== Segment start ==

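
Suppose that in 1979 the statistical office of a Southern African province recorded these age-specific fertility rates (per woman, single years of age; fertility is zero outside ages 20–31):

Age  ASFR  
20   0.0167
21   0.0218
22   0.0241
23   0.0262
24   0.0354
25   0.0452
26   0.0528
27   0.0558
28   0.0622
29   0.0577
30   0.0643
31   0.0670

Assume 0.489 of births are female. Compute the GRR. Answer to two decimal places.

0.26

Proportion female at birth = 0.489.
Sum of ASFRs = 0.0167 + 0.0218 + 0.0241 + 0.0262 + 0.0354 + 0.0452 + 0.0528 + 0.0558 + 0.0622 + 0.0577 + 0.0643 + 0.0670 = 0.5292
TFR = 0.5292
GRR = 0.489 × 0.5292 = 0.25878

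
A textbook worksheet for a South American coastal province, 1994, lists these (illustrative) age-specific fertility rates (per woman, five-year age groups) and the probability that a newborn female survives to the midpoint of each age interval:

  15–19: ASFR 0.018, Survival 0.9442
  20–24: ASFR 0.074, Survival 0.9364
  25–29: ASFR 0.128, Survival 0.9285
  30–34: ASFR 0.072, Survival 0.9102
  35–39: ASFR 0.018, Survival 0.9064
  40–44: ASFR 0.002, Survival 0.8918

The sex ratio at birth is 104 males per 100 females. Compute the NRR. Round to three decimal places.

0.708

Proportion female at birth = 100 / (100 + 104) = 0.49020.
Survival-weighted fertility by age (5·fₓ·Sₓ):
  15–19: 5 × 0.018 × 0.9442 = 0.08498
  20–24: 5 × 0.074 × 0.9364 = 0.34647
  25–29: 5 × 0.128 × 0.9285 = 0.59424
  30–34: 5 × 0.072 × 0.9102 = 0.32767
  35–39: 5 × 0.018 × 0.9064 = 0.08158
  40–44: 5 × 0.002 × 0.8918 = 0.00892
Sum = 1.44386
NRR = 0.49020 × 1.44386 = 0.70778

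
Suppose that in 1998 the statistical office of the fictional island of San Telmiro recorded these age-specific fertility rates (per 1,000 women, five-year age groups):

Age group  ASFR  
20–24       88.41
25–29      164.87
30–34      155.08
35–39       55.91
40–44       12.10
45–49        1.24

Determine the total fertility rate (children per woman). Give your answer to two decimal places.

2.39

Sum of ASFRs = 88.41 + 164.87 + 155.08 + 55.91 + 12.10 + 1.24 = 477.61
TFR = 5 × 477.61 / 1000 = 2.38805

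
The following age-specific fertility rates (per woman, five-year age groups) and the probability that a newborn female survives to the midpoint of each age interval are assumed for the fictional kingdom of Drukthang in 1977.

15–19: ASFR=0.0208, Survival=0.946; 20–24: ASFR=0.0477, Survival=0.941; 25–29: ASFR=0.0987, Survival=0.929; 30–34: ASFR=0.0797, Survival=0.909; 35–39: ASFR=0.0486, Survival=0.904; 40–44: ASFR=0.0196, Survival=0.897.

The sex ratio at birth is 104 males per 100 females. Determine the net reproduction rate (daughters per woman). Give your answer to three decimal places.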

== Segment end ==

__TASK DIRECTIONS__: The full listing above is to be given again exactly.

__RESPONSE TO THE EXERCISE__:
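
Suppose that in 1979 the statistical office of a Southern African province recorded these age-specific fertility rates (per woman, single years of age; fertility is zero outside ages 20–31):

Age  ASFR  
20   0.0167
21   0.0218
22   0.0241
23   0.0262
24   0.0354
25   0.0452
26   0.0528
27   0.0558
28   0.0622
29   0.0577
30   0.0643
31   0.0670

Assume 0.489 of births are female. Compute the GRR. Answer to two decimal places.

0.26

Proportion female at birth = 0.489.
Sum of ASFRs = 0.0167 + 0.0218 + 0.0241 + 0.0262 + 0.0354 + 0.0452 + 0.0528 + 0.0558 + 0.0622 + 0.0577 + 0.0643 + 0.0670 = 0.5292
TFR = 0.5292
GRR = 0.489 × 0.5292 = 0.25878

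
A textbook worksheet for a South American coastal province, 1994, lists these (illustrative) age-specific fertility rates (per woman, five-year age groups) and the probability that a newborn female survives to the midpoint of each age interval:

  15–19: ASFR 0.018, Survival 0.9442
  20–24: ASFR 0.074, Survival 0.9364
  25–29: ASFR 0.128, Survival 0.9285
  30–34: ASFR 0.072, Survival 0.9102
  35–39: ASFR 0.018, Survival 0.9064
  40–44: ASFR 0.002, Survival 0.8918

The sex ratio at birth is 104 males per 100 females. Compute the NRR. Round to three decimal places.

0.708

Proportion female at birth = 100 / (100 + 104) = 0.49020.
Survival-weighted fertility by age (5·fₓ·Sₓ):
  15–19: 5 × 0.018 × 0.9442 = 0.08498
  20–24: 5 × 0.074 × 0.9364 = 0.34647
  25–29: 5 × 0.128 × 0.9285 = 0.59424
  30–34: 5 × 0.072 × 0.9102 = 0.32767
  35–39: 5 × 0.018 × 0.9064 = 0.08158
  40–44: 5 × 0.002 × 0.8918 = 0.00892
Sum = 1.44386
NRR = 0.49020 × 1.44386 = 0.70778

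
Suppose that in 1998 the statistical office of the fictional island of San Telmiro recorded these age-specific fertility rates (per 1,000 women, five-year age groups):

Age group  ASFR  
20–24       88.41
25–29      164.87
30–34      155.08
35–39       55.91
40–44       12.10
45–49        1.24

Determine the total fertility rate (children per woman). Give your answer to two decimal places.

2.39

Sum of ASFRs = 88.41 + 164.87 + 155.08 + 55.91 + 12.10 + 1.24 = 477.61
TFR = 5 × 477.61 / 1000 = 2.38805

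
The following age-specific fertility rates (per woman, five-year age groups) and the probability that a newborn female survives to the midpoint of each age interval are assumed for the fictional kingdom of Drukthang in 1977.

15–19: ASFR=0.0208, Survival=0.946; 20–24: ASFR=0.0477, Survival=0.941; 25–29: ASFR=0.0987, Survival=0.929; 30–34: ASFR=0.0797, Survival=0.909; 35–39: ASFR=0.0486, Survival=0.904; 40–44: ASFR=0.0196, Survival=0.897.

The sex ratio at birth is 104 males per 100 females. Determine the net reproduction rate (daughters per woman). Give your answer to three decimal places.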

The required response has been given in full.